*** Opening of SUPPLIED MATERIAL ***

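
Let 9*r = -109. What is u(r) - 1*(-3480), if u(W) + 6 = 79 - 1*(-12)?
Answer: 3565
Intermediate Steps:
r = -109/9 (r = (⅑)*(-109) = -109/9 ≈ -12.111)
u(W) = 85 (u(W) = -6 + (79 - 1*(-12)) = -6 + (79 + 12) = -6 + 91 = 85)
u(r) - 1*(-3480) = 85 - 1*(-3480) = 85 + 3480 = 3565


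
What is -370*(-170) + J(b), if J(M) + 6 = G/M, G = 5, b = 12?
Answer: 754733/12 ≈ 62894.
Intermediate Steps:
J(M) = -6 + 5/M
-370*(-170) + J(b) = -370*(-170) + (-6 + 5/12) = 62900 + (-6 + 5*(1/12)) = 62900 + (-6 + 5/12) = 62900 - 67/12 = 754733/12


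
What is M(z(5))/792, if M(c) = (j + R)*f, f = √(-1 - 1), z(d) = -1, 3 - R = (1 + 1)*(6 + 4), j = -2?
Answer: -19*I*√2/792 ≈ -0.033927*I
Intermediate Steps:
R = -17 (R = 3 - (1 + 1)*(6 + 4) = 3 - 2*10 = 3 - 1*20 = 3 - 20 = -17)
f = I*√2 (f = √(-2) = I*√2 ≈ 1.4142*I)
M(c) = -19*I*√2 (M(c) = (-2 - 17)*(I*√2) = -19*I*√2)
M(z(5))/792 = -19*I*√2/792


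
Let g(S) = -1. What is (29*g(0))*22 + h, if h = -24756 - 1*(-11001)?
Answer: -14393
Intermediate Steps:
h = -13755 (h = -24756 + 11001 = -13755)
(29*g(0))*22 + h = (29*(-1))*22 - 13755 = -29*22 - 13755 = -638 - 13755 = -14393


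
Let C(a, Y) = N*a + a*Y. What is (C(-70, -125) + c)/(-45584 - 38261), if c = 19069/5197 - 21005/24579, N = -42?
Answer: -1493605800436/10710114047235 ≈ -0.13946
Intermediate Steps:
C(a, Y) = -42*a + Y*a (C(a, Y) = -42*a + a*Y = -42*a + Y*a)
c = 359533966/127737063 (c = 19069*(1/5197) - 21005*1/24579 = 19069/5197 - 21005/24579 = 359533966/127737063 ≈ 2.8146)
(C(-70, -125) + c)/(-45584 - 38261) = (-70*(-42 - 125) + 359533966/127737063)/(-45584 - 38261) = (-70*(-167) + 359533966/127737063)/(-83845) = (11690 + 359533966/127737063)*(-1/83845) = (1493605800436/127737063)*(-1/83845) = -1493605800436/10710114047235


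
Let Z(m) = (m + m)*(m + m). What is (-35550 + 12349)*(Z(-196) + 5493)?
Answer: -3692601557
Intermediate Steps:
Z(m) = 4*m² (Z(m) = (2*m)*(2*m) = 4*m²)
(-35550 + 12349)*(Z(-196) + 5493) = (-35550 + 12349)*(4*(-196)² + 5493) = -23201*(4*38416 + 5493) = -23201*(153664 + 5493) = -23201*159157 = -3692601557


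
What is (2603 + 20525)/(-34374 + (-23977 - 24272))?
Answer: -23128/82623 ≈ -0.27992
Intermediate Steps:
(2603 + 20525)/(-34374 + (-23977 - 24272)) = 23128/(-34374 - 48249) = 23128/(-82623) = 23128*(-1/82623) = -23128/82623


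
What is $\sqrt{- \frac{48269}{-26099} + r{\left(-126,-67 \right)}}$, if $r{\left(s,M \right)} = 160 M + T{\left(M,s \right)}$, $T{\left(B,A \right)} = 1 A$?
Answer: $\frac{i \sqrt{7386577737015}}{26099} \approx 104.14 i$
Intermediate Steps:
$T{\left(B,A \right)} = A$
$r{\left(s,M \right)} = s + 160 M$ ($r{\left(s,M \right)} = 160 M + s = s + 160 M$)
$\sqrt{- \frac{48269}{-26099} + r{\left(-126,-67 \right)}} = \sqrt{- \frac{48269}{-26099} + \left(-126 + 160 \left(-67\right)\right)} = \sqrt{\left(-48269\right) \left(- \frac{1}{26099}\right) - 10846} = \sqrt{\frac{48269}{26099} - 10846} = \sqrt{- \frac{283021485}{26099}} = \frac{i \sqrt{7386577737015}}{26099}$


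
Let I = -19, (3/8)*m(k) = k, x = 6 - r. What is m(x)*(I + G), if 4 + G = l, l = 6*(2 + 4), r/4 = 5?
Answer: -1456/3 ≈ -485.33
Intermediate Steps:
r = 20 (r = 4*5 = 20)
l = 36 (l = 6*6 = 36)
x = -14 (x = 6 - 1*20 = 6 - 20 = -14)
G = 32 (G = -4 + 36 = 32)
m(k) = 8*k/3
m(x)*(I + G) = ((8/3)*(-14))*(-19 + 32) = -112/3*13 = -1456/3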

*** Close of SUPPLIED MATERIAL ***

## TASK PROMPT
Only an exact transcription of all the records above counts as an answer.

## SOLVED EXERCISE
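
Let 9*r = -109. What is u(r) - 1*(-3480), if u(W) + 6 = 79 - 1*(-12)?
Answer: 3565
Intermediate Steps:
r = -109/9 (r = (⅑)*(-109) = -109/9 ≈ -12.111)
u(W) = 85 (u(W) = -6 + (79 - 1*(-12)) = -6 + (79 + 12) = -6 + 91 = 85)
u(r) - 1*(-3480) = 85 - 1*(-3480) = 85 + 3480 = 3565


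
What is -370*(-170) + J(b), if J(M) + 6 = G/M, G = 5, b = 12?
Answer: 754733/12 ≈ 62894.
Intermediate Steps:
J(M) = -6 + 5/M
-370*(-170) + J(b) = -370*(-170) + (-6 + 5/12) = 62900 + (-6 + 5*(1/12)) = 62900 + (-6 + 5/12) = 62900 - 67/12 = 754733/12


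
What is M(z(5))/792, if M(c) = (j + R)*f, f = √(-1 - 1), z(d) = -1, 3 - R = (1 + 1)*(6 + 4), j = -2?
Answer: -19*I*√2/792 ≈ -0.033927*I
Intermediate Steps:
R = -17 (R = 3 - (1 + 1)*(6 + 4) = 3 - 2*10 = 3 - 1*20 = 3 - 20 = -17)
f = I*√2 (f = √(-2) = I*√2 ≈ 1.4142*I)
M(c) = -19*I*√2 (M(c) = (-2 - 17)*(I*√2) = -19*I*√2)
M(z(5))/792 = -19*I*√2/792


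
Let g(S) = -1. What is (29*g(0))*22 + h, if h = -24756 - 1*(-11001)?
Answer: -14393
Intermediate Steps:
h = -13755 (h = -24756 + 11001 = -13755)
(29*g(0))*22 + h = (29*(-1))*22 - 13755 = -29*22 - 13755 = -638 - 13755 = -14393


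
Let C(a, Y) = N*a + a*Y. What is (C(-70, -125) + c)/(-45584 - 38261), if c = 19069/5197 - 21005/24579, N = -42?
Answer: -1493605800436/10710114047235 ≈ -0.13946
Intermediate Steps:
C(a, Y) = -42*a + Y*a (C(a, Y) = -42*a + a*Y = -42*a + Y*a)
c = 359533966/127737063 (c = 19069*(1/5197) - 21005*1/24579 = 19069/5197 - 21005/24579 = 359533966/127737063 ≈ 2.8146)
(C(-70, -125) + c)/(-45584 - 38261) = (-70*(-42 - 125) + 359533966/127737063)/(-45584 - 38261) = (-70*(-167) + 359533966/127737063)/(-83845) = (11690 + 359533966/127737063)*(-1/83845) = (1493605800436/127737063)*(-1/83845) = -1493605800436/10710114047235


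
Let Z(m) = (m + m)*(m + m). What is (-35550 + 12349)*(Z(-196) + 5493)?
Answer: -3692601557
Intermediate Steps:
Z(m) = 4*m² (Z(m) = (2*m)*(2*m) = 4*m²)
(-35550 + 12349)*(Z(-196) + 5493) = (-35550 + 12349)*(4*(-196)² + 5493) = -23201*(4*38416 + 5493) = -23201*(153664 + 5493) = -23201*159157 = -3692601557


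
What is (2603 + 20525)/(-34374 + (-23977 - 24272))?
Answer: -23128/82623 ≈ -0.27992
Intermediate Steps:
(2603 + 20525)/(-34374 + (-23977 - 24272)) = 23128/(-34374 - 48249) = 23128/(-82623) = 23128*(-1/82623) = -23128/82623


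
What is $\sqrt{- \frac{48269}{-26099} + r{\left(-126,-67 \right)}}$, if $r{\left(s,M \right)} = 160 M + T{\left(M,s \right)}$, $T{\left(B,A \right)} = 1 A$?
Answer: $\frac{i \sqrt{7386577737015}}{26099} \approx 104.14 i$
Intermediate Steps:
$T{\left(B,A \right)} = A$
$r{\left(s,M \right)} = s + 160 M$ ($r{\left(s,M \right)} = 160 M + s = s + 160 M$)
$\sqrt{- \frac{48269}{-26099} + r{\left(-126,-67 \right)}} = \sqrt{- \frac{48269}{-26099} + \left(-126 + 160 \left(-67\right)\right)} = \sqrt{\left(-48269\right) \left(- \frac{1}{26099}\right) - 10846} = \sqrt{\frac{48269}{26099} - 10846} = \sqrt{- \frac{283021485}{26099}} = \frac{i \sqrt{7386577737015}}{26099}$


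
Let I = -19, (3/8)*m(k) = k, x = 6 - r. What is m(x)*(I + G), if 4 + G = l, l = 6*(2 + 4), r/4 = 5?
Answer: -1456/3 ≈ -485.33
Intermediate Steps:
r = 20 (r = 4*5 = 20)
l = 36 (l = 6*6 = 36)
x = -14 (x = 6 - 1*20 = 6 - 20 = -14)
G = 32 (G = -4 + 36 = 32)
m(k) = 8*k/3
m(x)*(I + G) = ((8/3)*(-14))*(-19 + 32) = -112/3*13 = -1456/3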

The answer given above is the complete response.